» WHAT IS EXPECTED
Once you find the line that contains "Evaluate 2^14 using" in the entries below, give it again along with every following line, unchanged, through the final one.

» EXERCISE INPUTS
↓

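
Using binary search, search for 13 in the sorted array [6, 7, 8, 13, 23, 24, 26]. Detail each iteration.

Binary search for 13 in [6, 7, 8, 13, 23, 24, 26]:

lo=0, hi=6, mid=3, arr[mid]=13 -> Found target at index 3!

Binary search finds 13 at index 3 after 1 comparisons. The search repeatedly halves the search space by comparing with the middle element.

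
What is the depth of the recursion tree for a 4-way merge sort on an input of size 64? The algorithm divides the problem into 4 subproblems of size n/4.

For divide and conquer with division factor 4:

Problem sizes at each level:
Level 0: 64
Level 1: 16
Level 2: 4
Level 3: 1

The root is level 0 and the size-1 base case is level 3 (the tree spans levels 0 through 3, i.e. 4 levels counting the root), so the depth is the number of divisions: log_4(64) = 3

The recursion tree depth is log_4(64) = 3. At each level, the problem size is divided by 4, so it takes 3 divisions to reduce to a base case of size 1. The algorithm makes 4 recursive calls at each level.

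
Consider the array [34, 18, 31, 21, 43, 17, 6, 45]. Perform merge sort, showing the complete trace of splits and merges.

Merge sort trace:

Split: [34, 18, 31, 21, 43, 17, 6, 45] -> [34, 18, 31, 21] and [43, 17, 6, 45]
  Split: [34, 18, 31, 21] -> [34, 18] and [31, 21]
    Split: [34, 18] -> [34] and [18]
    Merge: [34] + [18] -> [18, 34]
    Split: [31, 21] -> [31] and [21]
    Merge: [31] + [21] -> [21, 31]
  Merge: [18, 34] + [21, 31] -> [18, 21, 31, 34]
  Split: [43, 17, 6, 45] -> [43, 17] and [6, 45]
    Split: [43, 17] -> [43] and [17]
    Merge: [43] + [17] -> [17, 43]
    Split: [6, 45] -> [6] and [45]
    Merge: [6] + [45] -> [6, 45]
  Merge: [17, 43] + [6, 45] -> [6, 17, 43, 45]
Merge: [18, 21, 31, 34] + [6, 17, 43, 45] -> [6, 17, 18, 21, 31, 34, 43, 45]

Final sorted array: [6, 17, 18, 21, 31, 34, 43, 45]

The merge sort proceeds by recursively splitting the array and merging sorted halves.
After all merges, the sorted array is [6, 17, 18, 21, 31, 34, 43, 45].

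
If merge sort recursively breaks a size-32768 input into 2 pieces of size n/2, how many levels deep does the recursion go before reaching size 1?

For divide and conquer with division factor 2:

Problem sizes at each level:
Level 0: 32768
Level 1: 16384
Level 2: 8192
Level 3: 4096
Level 4: 2048
Level 5: 1024
Level 6: 512
Level 7: 256
Level 8: 128
Level 9: 64
Level 10: 32
Level 11: 16
Level 12: 8
Level 13: 4
Level 14: 2
Level 15: 1

The root is level 0 and the size-1 base case is level 15 (the tree spans levels 0 through 15, i.e. 16 levels counting the root), so the depth is the number of divisions: log_2(32768) = 15

The recursion tree depth is log_2(32768) = 15. At each level, the problem size is divided by 2, so it takes 15 divisions to reduce to a base case of size 1. The algorithm makes 2 recursive calls at each level.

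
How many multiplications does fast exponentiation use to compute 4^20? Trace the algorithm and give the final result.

Computing 4^20 by squaring (build up from 4^1; each line after the first costs one multiplication):

4^1 = 4
4^2 = (4^1)^2 = 4^2 = 16
4^4 = (4^2)^2 = 16^2 = 256
4^5 = 4 * 4^4 = 4 * 256 = 1024
4^10 = (4^5)^2 = 1024^2 = 1048576
4^20 = (4^10)^2 = 1048576^2 = 1099511627776

Result: 1099511627776
Multiplications needed: 5 (5 lines after 4^1)

4^20 = 1099511627776. Using exponentiation by squaring, this requires 5 multiplications. The key idea: if the exponent is even, square the half-power; if odd, multiply by the base once.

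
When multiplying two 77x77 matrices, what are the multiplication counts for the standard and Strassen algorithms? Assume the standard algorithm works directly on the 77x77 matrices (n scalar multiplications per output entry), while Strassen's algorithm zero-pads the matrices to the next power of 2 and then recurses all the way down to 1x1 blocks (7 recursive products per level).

Matrix multiplication for 77x77 matrices:

Strassen's algorithm requires power-of-2 dimensions. Pad 77x77 to 128x128 (next power of 2).

Standard algorithm: 77^3 = 456533 multiplications
Strassen's algorithm: 7^(log2(128)) = 7^7 = 823543 multiplications
Difference: 456533 - 823543 = -367010 (Strassen uses MORE here due to padding overhead — for small or just-over-power-of-2 n, padding can outweigh the per-level savings)

Standard: 456533 multiplications (77^3). Strassen: 823543 multiplications (7^7, after padding to 128x128). Strassen reduces 8 recursive multiplications to 7 at each level.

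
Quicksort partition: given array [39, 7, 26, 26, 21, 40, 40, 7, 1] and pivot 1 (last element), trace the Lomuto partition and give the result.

Lomuto partition with pivot = 1:

Initial array: [39, 7, 26, 26, 21, 40, 40, 7, 1]

arr[0]=39 > 1: no swap
arr[1]=7 > 1: no swap
arr[2]=26 > 1: no swap
arr[3]=26 > 1: no swap
arr[4]=21 > 1: no swap
arr[5]=40 > 1: no swap
arr[6]=40 > 1: no swap
arr[7]=7 > 1: no swap

Place pivot at position 0: [1, 7, 26, 26, 21, 40, 40, 7, 39]
Pivot position: 0

After partitioning with pivot 1, the array becomes [1, 7, 26, 26, 21, 40, 40, 7, 39]. The pivot is placed at index 0. All elements to the left of the pivot are <= 1, and all elements to the right are > 1.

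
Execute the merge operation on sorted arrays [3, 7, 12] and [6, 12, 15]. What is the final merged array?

Merging process:

Compare 3 vs 6: take 3 from left. Merged: [3]
Compare 7 vs 6: take 6 from right. Merged: [3, 6]
Compare 7 vs 12: take 7 from left. Merged: [3, 6, 7]
Compare 12 vs 12: take 12 from left. Merged: [3, 6, 7, 12]
Append remaining from right: [12, 15]. Merged: [3, 6, 7, 12, 12, 15]

Final merged array: [3, 6, 7, 12, 12, 15]
Total comparisons: 4

The merged array is [3, 6, 7, 12, 12, 15], requiring 4 comparisons. The merge step runs in O(n) time where n is the total number of elements.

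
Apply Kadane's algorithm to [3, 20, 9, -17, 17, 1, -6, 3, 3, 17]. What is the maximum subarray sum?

Using Kadane's algorithm on [3, 20, 9, -17, 17, 1, -6, 3, 3, 17]:

Scanning through the array:
Position 1 (value 20): max_ending_here = 23, max_so_far = 23
Position 2 (value 9): max_ending_here = 32, max_so_far = 32
Position 3 (value -17): max_ending_here = 15, max_so_far = 32
Position 4 (value 17): max_ending_here = 32, max_so_far = 32
Position 5 (value 1): max_ending_here = 33, max_so_far = 33
Position 6 (value -6): max_ending_here = 27, max_so_far = 33
Position 7 (value 3): max_ending_here = 30, max_so_far = 33
Position 8 (value 3): max_ending_here = 33, max_so_far = 33
Position 9 (value 17): max_ending_here = 50, max_so_far = 50

Maximum subarray: [3, 20, 9, -17, 17, 1, -6, 3, 3, 17]
Maximum sum: 50

The maximum subarray is [3, 20, 9, -17, 17, 1, -6, 3, 3, 17] with sum 50. This subarray runs from index 0 to index 9.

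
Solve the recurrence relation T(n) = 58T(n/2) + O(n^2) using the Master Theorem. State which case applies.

Master Theorem for T(n) = 58T(n/2) + O(n^2):

a = 58, b = 2, c = 2
log_b(a) = log_2(58) = 5.8580

Case 1: c = 2 < log_2(58) = 5.8580
T(n) = O(n^(log_2 58))

For T(n) = 58T(n/2) + O(n^2): log_2(58) = 5.8580. This is Case 1 of the Master Theorem (c < log_b(a), work dominated by leaves), giving O(n^(log_2 58)).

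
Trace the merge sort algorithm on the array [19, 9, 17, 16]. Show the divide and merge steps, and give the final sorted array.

Merge sort trace:

Split: [19, 9, 17, 16] -> [19, 9] and [17, 16]
  Split: [19, 9] -> [19] and [9]
  Merge: [19] + [9] -> [9, 19]
  Split: [17, 16] -> [17] and [16]
  Merge: [17] + [16] -> [16, 17]
Merge: [9, 19] + [16, 17] -> [9, 16, 17, 19]

Final sorted array: [9, 16, 17, 19]

The merge sort proceeds by recursively splitting the array and merging sorted halves.
After all merges, the sorted array is [9, 16, 17, 19].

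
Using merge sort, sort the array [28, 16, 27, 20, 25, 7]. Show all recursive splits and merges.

Merge sort trace:

Split: [28, 16, 27, 20, 25, 7] -> [28, 16, 27] and [20, 25, 7]
  Split: [28, 16, 27] -> [28] and [16, 27]
    Split: [16, 27] -> [16] and [27]
    Merge: [16] + [27] -> [16, 27]
  Merge: [28] + [16, 27] -> [16, 27, 28]
  Split: [20, 25, 7] -> [20] and [25, 7]
    Split: [25, 7] -> [25] and [7]
    Merge: [25] + [7] -> [7, 25]
  Merge: [20] + [7, 25] -> [7, 20, 25]
Merge: [16, 27, 28] + [7, 20, 25] -> [7, 16, 20, 25, 27, 28]

Final sorted array: [7, 16, 20, 25, 27, 28]

The merge sort proceeds by recursively splitting the array and merging sorted halves.
After all merges, the sorted array is [7, 16, 20, 25, 27, 28].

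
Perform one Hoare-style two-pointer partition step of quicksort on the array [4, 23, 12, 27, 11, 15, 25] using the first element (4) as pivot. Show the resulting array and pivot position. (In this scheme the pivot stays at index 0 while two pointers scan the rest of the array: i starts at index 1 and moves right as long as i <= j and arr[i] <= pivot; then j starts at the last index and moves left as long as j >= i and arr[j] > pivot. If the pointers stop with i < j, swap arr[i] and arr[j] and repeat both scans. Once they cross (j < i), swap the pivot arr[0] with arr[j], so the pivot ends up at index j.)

Hoare-style two-pointer partition with pivot = 4:

Initial array: [4, 23, 12, 27, 11, 15, 25]

Pointers start at i = 1, j = 6.
i ends at 1, j ends at 0: the pointers have crossed (j < i), so scanning stops.

j = 0, so swapping arr[0] with arr[j] leaves the pivot at position 0: [4, 23, 12, 27, 11, 15, 25]
Pivot position: 0

After partitioning with pivot 4, the array becomes [4, 23, 12, 27, 11, 15, 25]. The pivot is placed at index 0. All elements to the left of the pivot are <= 4, and all elements to the right are > 4.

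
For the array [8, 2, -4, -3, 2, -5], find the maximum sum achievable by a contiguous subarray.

Using Kadane's algorithm on [8, 2, -4, -3, 2, -5]:

Scanning through the array:
Position 1 (value 2): max_ending_here = 10, max_so_far = 10
Position 2 (value -4): max_ending_here = 6, max_so_far = 10
Position 3 (value -3): max_ending_here = 3, max_so_far = 10
Position 4 (value 2): max_ending_here = 5, max_so_far = 10
Position 5 (value -5): max_ending_here = 0, max_so_far = 10

Maximum subarray: [8, 2]
Maximum sum: 10

The maximum subarray is [8, 2] with sum 10. This subarray runs from index 0 to index 1.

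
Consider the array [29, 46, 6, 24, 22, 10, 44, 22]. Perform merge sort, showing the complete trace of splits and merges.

Merge sort trace:

Split: [29, 46, 6, 24, 22, 10, 44, 22] -> [29, 46, 6, 24] and [22, 10, 44, 22]
  Split: [29, 46, 6, 24] -> [29, 46] and [6, 24]
    Split: [29, 46] -> [29] and [46]
    Merge: [29] + [46] -> [29, 46]
    Split: [6, 24] -> [6] and [24]
    Merge: [6] + [24] -> [6, 24]
  Merge: [29, 46] + [6, 24] -> [6, 24, 29, 46]
  Split: [22, 10, 44, 22] -> [22, 10] and [44, 22]
    Split: [22, 10] -> [22] and [10]
    Merge: [22] + [10] -> [10, 22]
    Split: [44, 22] -> [44] and [22]
    Merge: [44] + [22] -> [22, 44]
  Merge: [10, 22] + [22, 44] -> [10, 22, 22, 44]
Merge: [6, 24, 29, 46] + [10, 22, 22, 44] -> [6, 10, 22, 22, 24, 29, 44, 46]

Final sorted array: [6, 10, 22, 22, 24, 29, 44, 46]

The merge sort proceeds by recursively splitting the array and merging sorted halves.
After all merges, the sorted array is [6, 10, 22, 22, 24, 29, 44, 46].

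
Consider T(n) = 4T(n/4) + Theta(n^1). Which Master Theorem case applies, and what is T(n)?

Master Theorem for T(n) = 4T(n/4) + O(n^1):

a = 4, b = 4, c = 1
log_b(a) = log_4(4) = 1.0000

Case 2: c = 1 = log_4(4) = 1.0000
T(n) = O(n^1 log n) = O(n log n)

For T(n) = 4T(n/4) + O(n^1): log_4(4) = 1.0000. This is Case 2 of the Master Theorem (c = log_b(a), equal work at all levels), giving O(n log n).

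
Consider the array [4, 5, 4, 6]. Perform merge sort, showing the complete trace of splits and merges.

Merge sort trace:

Split: [4, 5, 4, 6] -> [4, 5] and [4, 6]
  Split: [4, 5] -> [4] and [5]
  Merge: [4] + [5] -> [4, 5]
  Split: [4, 6] -> [4] and [6]
  Merge: [4] + [6] -> [4, 6]
Merge: [4, 5] + [4, 6] -> [4, 4, 5, 6]

Final sorted array: [4, 4, 5, 6]

The merge sort proceeds by recursively splitting the array and merging sorted halves.
After all merges, the sorted array is [4, 4, 5, 6].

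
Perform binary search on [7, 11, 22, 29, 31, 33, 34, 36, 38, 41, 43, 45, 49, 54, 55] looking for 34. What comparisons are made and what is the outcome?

Binary search for 34 in [7, 11, 22, 29, 31, 33, 34, 36, 38, 41, 43, 45, 49, 54, 55]:

lo=0, hi=14, mid=7, arr[mid]=36 -> 36 > 34, search left half
lo=0, hi=6, mid=3, arr[mid]=29 -> 29 < 34, search right half
lo=4, hi=6, mid=5, arr[mid]=33 -> 33 < 34, search right half
lo=6, hi=6, mid=6, arr[mid]=34 -> Found target at index 6!

Binary search finds 34 at index 6 after 4 comparisons. The search repeatedly halves the search space by comparing with the middle element.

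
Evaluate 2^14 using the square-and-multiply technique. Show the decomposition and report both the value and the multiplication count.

Computing 2^14 by squaring (build up from 2^1; each line after the first costs one multiplication):

2^1 = 2
2^2 = (2^1)^2 = 2^2 = 4
2^3 = 2 * 2^2 = 2 * 4 = 8
2^6 = (2^3)^2 = 8^2 = 64
2^7 = 2 * 2^6 = 2 * 64 = 128
2^14 = (2^7)^2 = 128^2 = 16384

Result: 16384
Multiplications needed: 5 (5 lines after 2^1)

2^14 = 16384. Using exponentiation by squaring, this requires 5 multiplications. The key idea: if the exponent is even, square the half-power; if odd, multiply by the base once.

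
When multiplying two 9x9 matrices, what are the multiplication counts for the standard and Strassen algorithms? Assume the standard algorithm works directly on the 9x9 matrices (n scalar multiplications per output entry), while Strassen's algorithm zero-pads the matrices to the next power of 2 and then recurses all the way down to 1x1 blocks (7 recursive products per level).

Matrix multiplication for 9x9 matrices:

Strassen's algorithm requires power-of-2 dimensions. Pad 9x9 to 16x16 (next power of 2).

Standard algorithm: 9^3 = 729 multiplications
Strassen's algorithm: 7^(log2(16)) = 7^4 = 2401 multiplications
Difference: 729 - 2401 = -1672 (Strassen uses MORE here due to padding overhead — for small or just-over-power-of-2 n, padding can outweigh the per-level savings)

Standard: 729 multiplications (9^3). Strassen: 2401 multiplications (7^4, after padding to 16x16). Strassen reduces 8 recursive multiplications to 7 at each level.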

↑

» REPLY
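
Evaluate 2^14 using the square-and-multiply technique. Show the decomposition and report both the value and the multiplication count.

Computing 2^14 by squaring (build up from 2^1; each line after the first costs one multiplication):

2^1 = 2
2^2 = (2^1)^2 = 2^2 = 4
2^3 = 2 * 2^2 = 2 * 4 = 8
2^6 = (2^3)^2 = 8^2 = 64
2^7 = 2 * 2^6 = 2 * 64 = 128
2^14 = (2^7)^2 = 128^2 = 16384

Result: 16384
Multiplications needed: 5 (5 lines after 2^1)

2^14 = 16384. Using exponentiation by squaring, this requires 5 multiplications. The key idea: if the exponent is even, square the half-power; if odd, multiply by the base once.

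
When multiplying two 9x9 matrices, what are the multiplication counts for the standard and Strassen algorithms? Assume the standard algorithm works directly on the 9x9 matrices (n scalar multiplications per output entry), while Strassen's algorithm zero-pads the matrices to the next power of 2 and then recurses all the way down to 1x1 blocks (7 recursive products per level).

Matrix multiplication for 9x9 matrices:

Strassen's algorithm requires power-of-2 dimensions. Pad 9x9 to 16x16 (next power of 2).

Standard algorithm: 9^3 = 729 multiplications
Strassen's algorithm: 7^(log2(16)) = 7^4 = 2401 multiplications
Difference: 729 - 2401 = -1672 (Strassen uses MORE here due to padding overhead — for small or just-over-power-of-2 n, padding can outweigh the per-level savings)

Standard: 729 multiplications (9^3). Strassen: 2401 multiplications (7^4, after padding to 16x16). Strassen reduces 8 recursive multiplications to 7 at each level.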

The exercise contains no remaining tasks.